▶ [Work task] Output all the entries below. Each must match exactly.

-- Opening Marker --

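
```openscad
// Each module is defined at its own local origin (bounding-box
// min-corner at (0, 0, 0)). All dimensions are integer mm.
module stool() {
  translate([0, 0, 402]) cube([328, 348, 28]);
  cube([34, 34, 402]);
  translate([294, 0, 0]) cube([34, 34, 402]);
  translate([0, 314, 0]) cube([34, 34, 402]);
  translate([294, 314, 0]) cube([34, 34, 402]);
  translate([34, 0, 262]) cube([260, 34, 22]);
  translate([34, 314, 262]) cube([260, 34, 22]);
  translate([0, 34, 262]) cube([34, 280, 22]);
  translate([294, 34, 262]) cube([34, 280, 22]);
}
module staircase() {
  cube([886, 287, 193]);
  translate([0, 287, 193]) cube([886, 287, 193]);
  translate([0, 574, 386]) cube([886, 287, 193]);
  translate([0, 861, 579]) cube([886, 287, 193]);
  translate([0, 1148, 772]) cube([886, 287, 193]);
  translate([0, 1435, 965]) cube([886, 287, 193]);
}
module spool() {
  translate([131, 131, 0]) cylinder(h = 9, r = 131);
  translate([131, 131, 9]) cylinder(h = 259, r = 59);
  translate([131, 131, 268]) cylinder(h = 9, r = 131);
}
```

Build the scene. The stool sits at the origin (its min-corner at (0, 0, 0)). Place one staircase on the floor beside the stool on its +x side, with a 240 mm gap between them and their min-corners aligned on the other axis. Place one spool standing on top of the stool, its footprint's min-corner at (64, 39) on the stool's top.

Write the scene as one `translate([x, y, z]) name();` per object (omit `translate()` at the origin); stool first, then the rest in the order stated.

stool();
translate([568, 0, 0]) staircase();
translate([64, 39, 430]) spool();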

-- Closing Marker --

▶ [Final answer]
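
```openscad
// Each module is defined at its own local origin (bounding-box
// min-corner at (0, 0, 0)). All dimensions are integer mm.
module stool() {
  translate([0, 0, 402]) cube([328, 348, 28]);
  cube([34, 34, 402]);
  translate([294, 0, 0]) cube([34, 34, 402]);
  translate([0, 314, 0]) cube([34, 34, 402]);
  translate([294, 314, 0]) cube([34, 34, 402]);
  translate([34, 0, 262]) cube([260, 34, 22]);
  translate([34, 314, 262]) cube([260, 34, 22]);
  translate([0, 34, 262]) cube([34, 280, 22]);
  translate([294, 34, 262]) cube([34, 280, 22]);
}
module staircase() {
  cube([886, 287, 193]);
  translate([0, 287, 193]) cube([886, 287, 193]);
  translate([0, 574, 386]) cube([886, 287, 193]);
  translate([0, 861, 579]) cube([886, 287, 193]);
  translate([0, 1148, 772]) cube([886, 287, 193]);
  translate([0, 1435, 965]) cube([886, 287, 193]);
}
module spool() {
  translate([131, 131, 0]) cylinder(h = 9, r = 131);
  translate([131, 131, 9]) cylinder(h = 259, r = 59);
  translate([131, 131, 268]) cylinder(h = 9, r = 131);
}
```

Build the scene. The stool sits at the origin (its min-corner at (0, 0, 0)). Place one staircase on the floor beside the stool on its +x side, with a 240 mm gap between them and their min-corners aligned on the other axis. Place one spool standing on top of the stool, its footprint's min-corner at (64, 39) on the stool's top.

Write the scene as one `translate([x, y, z]) name();` per object (omit `translate()` at the origin); stool first, then the rest in the order stated.

stool();
translate([568, 0, 0]) staircase();
translate([64, 39, 430]) spool();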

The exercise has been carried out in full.